(Saved data entries)
===============

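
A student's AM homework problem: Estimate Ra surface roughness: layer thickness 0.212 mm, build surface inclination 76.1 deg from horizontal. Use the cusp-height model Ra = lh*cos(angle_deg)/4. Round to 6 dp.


Ra = 0.212 * cos(76.1) / 4 = 0.012732 mm


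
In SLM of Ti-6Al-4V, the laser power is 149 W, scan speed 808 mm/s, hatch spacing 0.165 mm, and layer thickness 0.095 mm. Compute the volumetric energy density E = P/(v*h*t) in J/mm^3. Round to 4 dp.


E = 149 / (808*0.165*0.095) = 11.7643 J/mm^3


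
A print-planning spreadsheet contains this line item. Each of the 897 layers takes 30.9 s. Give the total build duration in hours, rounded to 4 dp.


t = 897 * 30.9 / 3600 = 7.6993 hrs


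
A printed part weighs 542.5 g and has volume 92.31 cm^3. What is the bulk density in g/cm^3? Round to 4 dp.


rho = 542.5 / 92.31 = 5.8769 g/cm^3


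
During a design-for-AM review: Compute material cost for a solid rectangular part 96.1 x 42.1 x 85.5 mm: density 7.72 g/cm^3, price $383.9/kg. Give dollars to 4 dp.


V = 96.1 * 42.1 * 85.5 = 345916.755 mm^3 = 345.916755 cm^3
Mass = 345.916755 * 7.72 / 1000 = 2.67047735 kg
Cost = 2.67047735 * 383.9 = 1025.1963 $


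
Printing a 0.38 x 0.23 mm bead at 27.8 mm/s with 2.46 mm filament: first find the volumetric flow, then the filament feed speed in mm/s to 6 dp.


Q = 0.38 * 0.23 * 27.8 = 2.42972 mm^3/s
A_fil = pi*(2.46/2)^2 = 4.75291553 mm^2
v_feed = 2.42972 / 4.75291553 = 0.511206 mm/s


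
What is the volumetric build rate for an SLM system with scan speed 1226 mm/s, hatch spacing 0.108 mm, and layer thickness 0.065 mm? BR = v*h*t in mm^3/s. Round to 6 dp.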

===============

● Your task
Write out all the entries once more, exactly.

● Your response
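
A student's AM homework problem: Estimate Ra surface roughness: layer thickness 0.212 mm, build surface inclination 76.1 deg from horizontal. Use the cusp-height model Ra = lh*cos(angle_deg)/4. Round to 6 dp.


Ra = 0.212 * cos(76.1) / 4 = 0.012732 mm


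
In SLM of Ti-6Al-4V, the laser power is 149 W, scan speed 808 mm/s, hatch spacing 0.165 mm, and layer thickness 0.095 mm. Compute the volumetric energy density E = P/(v*h*t) in J/mm^3. Round to 4 dp.


E = 149 / (808*0.165*0.095) = 11.7643 J/mm^3


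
A print-planning spreadsheet contains this line item. Each of the 897 layers takes 30.9 s. Give the total build duration in hours, rounded to 4 dp.


t = 897 * 30.9 / 3600 = 7.6993 hrs


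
A printed part weighs 542.5 g and has volume 92.31 cm^3. What is the bulk density in g/cm^3? Round to 4 dp.


rho = 542.5 / 92.31 = 5.8769 g/cm^3


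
During a design-for-AM review: Compute material cost for a solid rectangular part 96.1 x 42.1 x 85.5 mm: density 7.72 g/cm^3, price $383.9/kg. Give dollars to 4 dp.


V = 96.1 * 42.1 * 85.5 = 345916.755 mm^3 = 345.916755 cm^3
Mass = 345.916755 * 7.72 / 1000 = 2.67047735 kg
Cost = 2.67047735 * 383.9 = 1025.1963 $


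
Printing a 0.38 x 0.23 mm bead at 27.8 mm/s with 2.46 mm filament: first find the volumetric flow, then the filament feed speed in mm/s to 6 dp.


Q = 0.38 * 0.23 * 27.8 = 2.42972 mm^3/s
A_fil = pi*(2.46/2)^2 = 4.75291553 mm^2
v_feed = 2.42972 / 4.75291553 = 0.511206 mm/s


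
What is the volumetric build rate for an SLM system with scan speed 1226 mm/s, hatch spacing 0.108 mm, and layer thickness 0.065 mm? BR = v*h*t in mm^3/s. Round to 6 dp.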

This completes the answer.